_Problem to solve_. Your answer should be the complete set of entries, transcribed exactly.

━━ Supplied data ━━

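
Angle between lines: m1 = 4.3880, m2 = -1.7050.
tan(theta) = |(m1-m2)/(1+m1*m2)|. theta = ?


m1-m2 = 6.093
1+m1*m2 = -6.48154
tan(theta) = |6.093/(-6.48154)| = 0.940054
theta = arctan(|6.093/(-6.48154)|) = 43.2302 degrees (acute angle)

43.2302 degrees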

━━━

_Answer space_.
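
Angle between lines: m1 = 4.3880, m2 = -1.7050.
tan(theta) = |(m1-m2)/(1+m1*m2)|. theta = ?


m1-m2 = 6.093
1+m1*m2 = -6.48154
tan(theta) = |6.093/(-6.48154)| = 0.940054
theta = arctan(|6.093/(-6.48154)|) = 43.2302 degrees (acute angle)

43.2302 degrees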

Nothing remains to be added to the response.